(Stored entries)
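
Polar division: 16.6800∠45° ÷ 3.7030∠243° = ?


r = 16.6800 / 3.7030 = 4.5045
theta = 45° - 243° = -198° = 162° (mod 360)

4.5045 cis(162°)


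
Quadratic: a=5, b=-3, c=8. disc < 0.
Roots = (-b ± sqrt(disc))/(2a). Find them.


disc = (-3)^2 - 4*5*8 = 9 - 160 = -151
sqrt(|disc|) = sqrt(151) = 12.2882
Real part = 3/(2*5) = 0.3000
Imag part = 12.2882/(2*5) = 1.2288

0.3000 ± 1.2288i


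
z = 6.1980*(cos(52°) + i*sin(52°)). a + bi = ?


a = 6.1980*cos(52°) = 6.1980*0.61566 = 3.8159
b = 6.1980*sin(52°) = 6.1980*0.78801 = 4.8841

3.8159 + 4.8841i


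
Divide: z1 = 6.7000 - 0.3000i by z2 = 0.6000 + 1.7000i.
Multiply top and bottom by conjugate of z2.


Conjugate of z2 = 0.6000 - 1.7000i
Numerator: (6.7000 - 0.3000i)(0.6000 - 1.7000i) = 3.5100 - 11.5700i
Denominator: 0.6^2 + 1.7^2 = 3.25
Result = (3.5100 - 11.5700i)/3.25

1.0800 - 3.5600i


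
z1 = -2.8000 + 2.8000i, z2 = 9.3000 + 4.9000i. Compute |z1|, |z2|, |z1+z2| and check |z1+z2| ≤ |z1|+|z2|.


|z1| = sqrt((-2.8)^2 + 2.8^2) = sqrt(15.68) = 3.9598
|z2| = sqrt(9.3^2 + 4.9^2) = sqrt(110.5) = 10.5119
z1+z2 = 6.5000 + 7.7000i
|z1+z2| = sqrt(101.54) = 10.0767
|z1|+|z2| = 3.9598 + 10.5119 = 14.4717

|z1+z2| = 10.0767 ≤ |z1|+|z2| = 14.4717 (verified)


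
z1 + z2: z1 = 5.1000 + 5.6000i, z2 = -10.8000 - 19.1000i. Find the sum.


Real: 5.1 - 10.8 = -5.7
Imag: 5.6 - 19.1 = -13.5

-5.7000 - 13.5000i


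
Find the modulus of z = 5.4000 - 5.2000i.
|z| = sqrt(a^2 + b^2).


|z| = sqrt(5.4^2 + (-5.2)^2) = sqrt(29.16 + 27.04) = sqrt(56.2) = 7.4967

|z| = 7.4967


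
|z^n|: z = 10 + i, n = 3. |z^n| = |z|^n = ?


|z| = sqrt(100+1) = sqrt(101) = 10.0499
|z^3| = |z|^3 = (sqrt(101))^3 = 101*sqrt(101)

|z^3| = 101*sqrt(101) ≈ 1015.0374


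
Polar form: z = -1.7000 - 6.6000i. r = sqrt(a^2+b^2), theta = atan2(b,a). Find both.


r = sqrt(2.89+43.56) = sqrt(46.45) = 6.8154
theta = atan2(-6.6, -1.7) = -104.4440 degrees

r = 6.8154, theta = -104.4440 degrees


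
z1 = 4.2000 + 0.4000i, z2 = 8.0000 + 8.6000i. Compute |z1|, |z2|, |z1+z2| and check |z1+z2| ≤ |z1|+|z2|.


|z1| = sqrt(4.2^2 + 0.4^2) = sqrt(17.8) = 4.2190
|z2| = sqrt(8^2 + 8.6^2) = sqrt(137.96) = 11.7456
z1+z2 = 12.2000 + 9.0000i
|z1+z2| = sqrt(229.84) = 15.1605
|z1|+|z2| = 4.2190 + 11.7456 = 15.9646

|z1+z2| = 15.1605 ≤ |z1|+|z2| = 15.9646 (verified)


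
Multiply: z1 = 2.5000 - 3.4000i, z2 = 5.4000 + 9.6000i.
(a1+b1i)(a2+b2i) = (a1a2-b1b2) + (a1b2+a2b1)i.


Real = 2.5*5.4 - (-3.4)*9.6 = 13.5 - (-32.64) = 46.14
Imag = 2.5*9.6 + 5.4*(-3.4) = 24 - (18.36) = 5.64

46.1400 + 5.6400i


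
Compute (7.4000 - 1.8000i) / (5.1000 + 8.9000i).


Conjugate of z2 = 5.1000 - 8.9000i
Numerator: (7.4000 - 1.8000i)(5.1000 - 8.9000i) = 21.7200 - 75.0400i
Denominator: 5.1^2 + 8.9^2 = 105.22
Result = (21.7200 - 75.0400i)/105.22

0.2064 - 0.7132i


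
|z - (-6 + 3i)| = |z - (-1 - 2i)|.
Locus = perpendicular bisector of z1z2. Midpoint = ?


Equal distances means the locus is the perpendicular bisector of z1 and z2.
Midpoint = ((-6+(-1))/2, (3+(-2))/2) = (-3.5000, 0.5000)

Perpendicular bisector through (-3.5000, 0.5000)


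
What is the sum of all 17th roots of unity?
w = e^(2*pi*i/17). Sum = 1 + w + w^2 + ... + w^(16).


The sum of all 17th roots of unity is 0.
Geometric series: (1 - w^17)/(1 - w) = (1-1)/(1-w) = 0 since w^17 = 1, w ≠ 1.
Alternatively: coefficient of z^16 in z^17 - 1 is 0.

0


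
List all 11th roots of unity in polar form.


The 11th roots of unity are cis(360k/11°) for k=0..10
Angle step = 360/11 = 32.7273°
Primitive root: cis(32.7273°)
Primitive root = 0.8413 + 0.5406i

11 roots at angles: 0°, 32.7273°, 65.4545°, 98.1818°, 130.9091°, 163.6364°, 196.3636°, 229.0909°, 261.8182°, 294.5455°, 327.2727°


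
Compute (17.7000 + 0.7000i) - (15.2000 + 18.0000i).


Real: 17.7 - 15.2 = 2.5
Imag: 0.7 - 18 = -17.3

2.5000 - 17.3000i


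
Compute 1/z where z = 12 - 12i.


|z|^2 = 144+144 = 288
1/z = (12 + 12i)/288

1/z = 0.0417 + 0.0417i


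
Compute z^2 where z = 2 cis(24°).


r^2 = 2^2 = 4
n*theta = 2*24° = 48° = 48° (mod 360)
a = 4*cos(48°) = 2.6765
b = 4*sin(48°) = 2.9726

4 cis(48°) = 2.6765 + 2.9726i


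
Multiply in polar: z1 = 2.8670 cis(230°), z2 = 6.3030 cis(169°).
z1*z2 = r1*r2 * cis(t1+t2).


r = 2.8670 * 6.3030 = 18.0707
theta = 230° + 169° = 399° = 39° (mod 360)

18.0707 cis(39°)


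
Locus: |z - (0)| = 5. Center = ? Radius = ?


|z - z0| = r is a circle with center z0 and radius r.
Center = (0, 0), radius = 5

Circle with center (0, 0) and radius 5


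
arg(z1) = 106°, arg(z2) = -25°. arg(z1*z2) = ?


arg(z1*z2) = 106° - 25° = 81°
Normalized to (-180°, 180°]: 81°

81°


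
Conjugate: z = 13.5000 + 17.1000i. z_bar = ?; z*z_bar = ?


z_bar = 13.5000 - 17.1000i
z*z_bar = 13.5^2 + 17.1^2 = 182.25 + 292.41 = 474.66

z_bar = 13.5000 - 17.1000i, z*z_bar = 474.66


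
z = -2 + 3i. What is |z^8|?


|z| = sqrt(4+9) = sqrt(13) = 3.6056
|z^8| = |z|^8 = (sqrt(13))^8 = 13^4 = 28561

|z^8| = 28561


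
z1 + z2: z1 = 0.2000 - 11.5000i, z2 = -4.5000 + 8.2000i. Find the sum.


Real: 0.2 - 4.5 = -4.3
Imag: -11.5 + 8.2 = -3.3

-4.3000 - 3.3000i


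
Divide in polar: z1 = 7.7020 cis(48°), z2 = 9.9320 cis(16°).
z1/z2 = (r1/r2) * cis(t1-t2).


r = 7.7020 / 9.9320 = 0.7755
theta = 48° - 16° = 32° = 32° (mod 360)

0.7755 cis(32°)


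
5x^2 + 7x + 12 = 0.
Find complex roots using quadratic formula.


disc = 7^2 - 4*5*12 = 49 - 240 = -191
sqrt(|disc|) = sqrt(191) = 13.8203
Real part = -7/(2*5) = -0.7000
Imag part = 13.8203/(2*5) = 1.3820

-0.7000 ± 1.3820i


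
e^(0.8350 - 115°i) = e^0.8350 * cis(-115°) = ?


e^0.8350 = 2.3048
cos(-115°) = -0.42262
sin(-115°) = -0.90631
Real = 2.3048*(-0.42262) = -0.9741
Imag = 2.3048*(-0.90631) = -2.0889

-0.9741 - 2.0889i


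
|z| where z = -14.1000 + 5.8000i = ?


|z| = sqrt((-14.1)^2 + 5.8^2) = sqrt(198.81 + 33.64) = sqrt(232.45) = 15.2463

|z| = 15.2463


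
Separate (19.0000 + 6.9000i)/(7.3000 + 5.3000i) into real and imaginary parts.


Multiply by conjugate: (19.0000 + 6.9000i)(7.3000 - 5.3000i) / (7.3^2 + 5.3^2)
Numerator real = 19*7.3 + 6.9*5.3 = 175.27
Numerator imag = 6.9*7.3 - 19*5.3 = -50.33
Denominator = 81.38
Re(z) = 175.27/81.38 = 2.1537
Im(z) = -50.33/81.38 = -0.6185

Re(z) = 2.1537, Im(z) = -0.6185


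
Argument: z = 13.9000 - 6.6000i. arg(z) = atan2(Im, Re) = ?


Re = 13.9, Im = -6.6
arg = atan2(-6.6, 13.9) = -25.3993 degrees

arg(z) = -25.3993 degrees


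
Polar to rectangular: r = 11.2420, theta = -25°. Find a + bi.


a = 11.2420*cos(-25°) = 11.2420*0.90631 = 10.1887
b = 11.2420*sin(-25°) = 11.2420*(-0.42262) = -4.7511

10.1887 - 4.7511i


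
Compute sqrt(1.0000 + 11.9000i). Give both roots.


|z| = sqrt(1+141.61) = 11.9419
sqrt((|z|+a)/2) = sqrt((11.9419+1)/2) = sqrt(6.4710) = 2.5438
sqrt((|z|-a)/2) = sqrt((11.9419-1)/2) = sqrt(5.4710) = 2.3390

±(2.5438 + 2.3390i) i.e. 2.5438 + 2.3390i and -2.5438 - 2.3390i


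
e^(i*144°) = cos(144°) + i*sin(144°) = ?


cos(144°) = -0.8090
sin(144°) = 0.5878

e^(i*144°) = -0.8090 + 0.5878i


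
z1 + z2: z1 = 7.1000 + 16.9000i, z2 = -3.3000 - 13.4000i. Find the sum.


Real: 7.1 - 3.3 = 3.8
Imag: 16.9 - 13.4 = 3.5

3.8000 + 3.5000i


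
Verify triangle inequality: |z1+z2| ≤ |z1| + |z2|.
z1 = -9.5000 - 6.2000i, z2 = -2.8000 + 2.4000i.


|z1| = sqrt((-9.5)^2 + (-6.2)^2) = sqrt(128.69) = 11.3442
|z2| = sqrt((-2.8)^2 + 2.4^2) = sqrt(13.6) = 3.6878
z1+z2 = -12.3000 - 3.8000i
|z1+z2| = sqrt(165.73) = 12.8736
|z1|+|z2| = 11.3442 + 3.6878 = 15.0320

|z1+z2| = 12.8736 ≤ |z1|+|z2| = 15.0320 (verified)


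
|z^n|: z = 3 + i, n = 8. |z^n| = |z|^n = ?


|z| = sqrt(9+1) = sqrt(10) = 3.1623
|z^8| = |z|^8 = (sqrt(10))^8 = 10^4 = 10000

|z^8| = 10000


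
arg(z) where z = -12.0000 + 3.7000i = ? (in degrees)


Re = -12, Im = 3.7
arg = atan2(3.7, -12) = 162.8637 degrees

arg(z) = 162.8637 degrees


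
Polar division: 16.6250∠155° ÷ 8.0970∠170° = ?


r = 16.6250 / 8.0970 = 2.0532
theta = 155° - 170° = -15° = 345° (mod 360)

2.0532 cis(345°)


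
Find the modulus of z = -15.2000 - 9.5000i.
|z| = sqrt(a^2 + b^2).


|z| = sqrt((-15.2)^2 + (-9.5)^2) = sqrt(231.04 + 90.25) = sqrt(321.29) = 17.9246

|z| = 17.9246


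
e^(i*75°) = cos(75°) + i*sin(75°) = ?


cos(75°) = 0.2588
sin(75°) = 0.9659

e^(i*75°) = 0.2588 + 0.9659i


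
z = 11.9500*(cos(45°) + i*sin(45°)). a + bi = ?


a = 11.9500*cos(45°) = 11.9500*0.707107 = 8.4499
b = 11.9500*sin(45°) = 11.9500*0.707107 = 8.4499

8.4499 + 8.4499i


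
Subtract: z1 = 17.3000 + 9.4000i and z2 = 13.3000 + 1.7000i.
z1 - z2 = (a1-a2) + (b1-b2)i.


Real: 17.3 - 13.3 = 4
Imag: 9.4 - 1.7 = 7.7

4.0000 + 7.7000i


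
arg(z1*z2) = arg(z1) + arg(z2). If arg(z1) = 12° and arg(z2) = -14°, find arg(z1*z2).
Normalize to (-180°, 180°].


arg(z1*z2) = 12° - 14° = -2°
Normalized to (-180°, 180°]: -2°

-2°


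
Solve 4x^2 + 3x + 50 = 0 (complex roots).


disc = 3^2 - 4*4*50 = 9 - 800 = -791
sqrt(|disc|) = sqrt(791) = 28.1247
Real part = -3/(2*4) = -0.3750
Imag part = 28.1247/(2*4) = 3.5156

-0.3750 ± 3.5156i


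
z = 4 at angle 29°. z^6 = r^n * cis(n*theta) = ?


r^6 = 4^6 = 4096
n*theta = 6*29° = 174° = 174° (mod 360)
a = 4096*cos(174°) = -4073.5617
b = 4096*sin(174°) = 428.1486

4096 cis(174°) = -4073.5617 + 428.1486i


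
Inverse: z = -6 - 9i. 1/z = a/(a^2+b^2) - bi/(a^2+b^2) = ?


|z|^2 = 36+81 = 117
1/z = (-6 + 9i)/117

1/z = -0.0513 + 0.0769i


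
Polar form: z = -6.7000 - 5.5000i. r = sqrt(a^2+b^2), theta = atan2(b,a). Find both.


r = sqrt(44.89+30.25) = sqrt(75.14) = 8.6683
theta = atan2(-5.5, -6.7) = -140.6176 degrees

r = 8.6683, theta = -140.6176 degrees


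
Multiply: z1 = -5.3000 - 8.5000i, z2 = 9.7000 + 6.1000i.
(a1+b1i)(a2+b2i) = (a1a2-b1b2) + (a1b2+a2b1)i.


Real = -5.3*9.7 - (-8.5)*6.1 = -51.41 - (-51.85) = 0.44
Imag = -5.3*6.1 + 9.7*(-8.5) = -32.33 - (82.45) = -114.78

0.4400 - 114.7800i


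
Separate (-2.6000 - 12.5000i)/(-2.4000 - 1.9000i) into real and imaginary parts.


Multiply by conjugate: (-2.6000 - 12.5000i)(-2.4000 + 1.9000i) / ((-2.4)^2 + (-1.9)^2)
Numerator real = -2.6*(-2.4) - (12.5)*(-1.9) = 29.99
Numerator imag = -12.5*(-2.4) - (-2.6)*(-1.9) = 25.06
Denominator = 9.37
Re(z) = 29.99/9.37 = 3.2006
Im(z) = 25.06/9.37 = 2.6745

Re(z) = 3.2006, Im(z) = 2.6745


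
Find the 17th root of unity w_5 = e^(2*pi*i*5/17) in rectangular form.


Angle = 360*5/17 = 105.8824°
a = cos(105.8824°) = -0.2737
b = sin(105.8824°) = 0.9618

-0.2737 + 0.9618i


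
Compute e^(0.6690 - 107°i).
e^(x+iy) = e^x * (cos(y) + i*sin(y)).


e^0.6690 = 1.9523
cos(-107°) = -0.29237
sin(-107°) = -0.9563
Real = 1.9523*(-0.29237) = -0.5708
Imag = 1.9523*(-0.9563) = -1.8670

-0.5708 - 1.8670i


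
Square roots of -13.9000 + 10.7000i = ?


|z| = sqrt(193.21+114.49) = 17.5414
sqrt((|z|+a)/2) = sqrt((17.5414+(-13.9))/2) = sqrt(1.8207) = 1.3493
sqrt((|z|-a)/2) = sqrt((17.5414-(-13.9))/2) = sqrt(15.7207) = 3.9649

±(1.3493 + 3.9649i) i.e. 1.3493 + 3.9649i and -1.3493 - 3.9649i


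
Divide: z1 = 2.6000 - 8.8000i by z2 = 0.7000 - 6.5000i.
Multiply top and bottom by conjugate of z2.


Conjugate of z2 = 0.7000 + 6.5000i
Numerator: (2.6000 - 8.8000i)(0.7000 + 6.5000i) = 59.0200 + 10.7400i
Denominator: 0.7^2 + (-6.5)^2 = 42.74
Result = (59.0200 + 10.7400i)/42.74

1.3809 + 0.2513i


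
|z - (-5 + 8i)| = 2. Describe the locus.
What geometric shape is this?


|z - z0| = r is a circle with center z0 and radius r.
Center = (-5, 8), radius = 2

Circle with center (-5, 8) and radius 2


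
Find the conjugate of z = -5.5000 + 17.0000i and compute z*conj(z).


z_bar = -5.5000 - 17.0000i
z*z_bar = (-5.5)^2 + 17^2 = 30.25 + 289 = 319.25

z_bar = -5.5000 - 17.0000i, z*z_bar = 319.25


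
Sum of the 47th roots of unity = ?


The sum of all 47th roots of unity is 0.
Geometric series: (1 - w^47)/(1 - w) = (1-1)/(1-w) = 0 since w^47 = 1, w ≠ 1.
Alternatively: coefficient of z^46 in z^47 - 1 is 0.

0


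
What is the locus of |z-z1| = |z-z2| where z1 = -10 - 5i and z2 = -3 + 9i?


Equal distances means the locus is the perpendicular bisector of z1 and z2.
Midpoint = ((-10+(-3))/2, (-5+9)/2) = (-6.5000, 2.0000)

Perpendicular bisector through (-6.5000, 2.0000)


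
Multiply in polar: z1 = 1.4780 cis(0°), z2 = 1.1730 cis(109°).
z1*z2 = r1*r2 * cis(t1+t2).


r = 1.4780 * 1.1730 = 1.7337
theta = 0° + 109° = 109° = 109° (mod 360)

1.7337 cis(109°)


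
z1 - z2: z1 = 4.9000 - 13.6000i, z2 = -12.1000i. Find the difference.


Real: 4.9 - 0 = 4.9
Imag: -13.6 + 12.1 = -1.5

4.9000 - 1.5000i


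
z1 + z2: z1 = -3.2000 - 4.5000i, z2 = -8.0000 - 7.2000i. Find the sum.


Real: -3.2 - 8 = -11.2
Imag: -4.5 - 7.2 = -11.7

-11.2000 - 11.7000i


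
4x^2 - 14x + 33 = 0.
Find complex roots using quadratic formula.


disc = (-14)^2 - 4*4*33 = 196 - 528 = -332
sqrt(|disc|) = sqrt(332) = 18.2209
Real part = 14/(2*4) = 1.7500
Imag part = 18.2209/(2*4) = 2.2776

1.7500 ± 2.2776i


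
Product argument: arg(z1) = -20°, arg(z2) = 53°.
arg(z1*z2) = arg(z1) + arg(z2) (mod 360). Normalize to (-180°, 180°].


arg(z1*z2) = -20° + 53° = 33°
Normalized to (-180°, 180°]: 33°

33°


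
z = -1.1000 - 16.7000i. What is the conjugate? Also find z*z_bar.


z_bar = -1.1000 + 16.7000i
z*z_bar = (-1.1)^2 + (-16.7)^2 = 1.21 + 278.89 = 280.1

z_bar = -1.1000 + 16.7000i, z*z_bar = 280.1


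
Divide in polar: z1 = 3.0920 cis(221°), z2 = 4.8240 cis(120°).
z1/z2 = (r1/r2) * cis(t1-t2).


r = 3.0920 / 4.8240 = 0.6410
theta = 221° - 120° = 101° = 101° (mod 360)

0.6410 cis(101°)


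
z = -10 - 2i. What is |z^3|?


|z| = sqrt(100+4) = sqrt(104) = 10.1980
|z^3| = |z|^3 = (sqrt(104))^3 = 104*sqrt(104)

|z^3| = 104*sqrt(104) ≈ 1060.5961


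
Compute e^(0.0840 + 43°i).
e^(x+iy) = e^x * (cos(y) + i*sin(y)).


e^0.0840 = 1.08763
cos(43°) = 0.73135
sin(43°) = 0.682
Real = 1.08763*0.73135 = 0.7954
Imag = 1.08763*0.682 = 0.7418

0.7954 + 0.7418i


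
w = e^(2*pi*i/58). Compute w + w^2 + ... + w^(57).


With w = e^(2*pi*i/58), all 58 of the 58th roots of unity w^0 = 1, w, ..., w^(57) sum to 0: 1 + w + ... + w^(57) = (1 - w^58)/(1 - w) = 0 since w^58 = 1, w ≠ 1.
Removing the root 1: w + w^2 + ... + w^(57) = 0 - 1 = -1

Sum = -1


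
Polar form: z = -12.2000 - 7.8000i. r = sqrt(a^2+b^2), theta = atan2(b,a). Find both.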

### [What the task requires]
Pull every line containing "modulus" from the data.

### [Written answer]
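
Find the modulus of z = 5.4000 - 5.2000i.
Find the modulus of z = -15.2000 - 9.5000i.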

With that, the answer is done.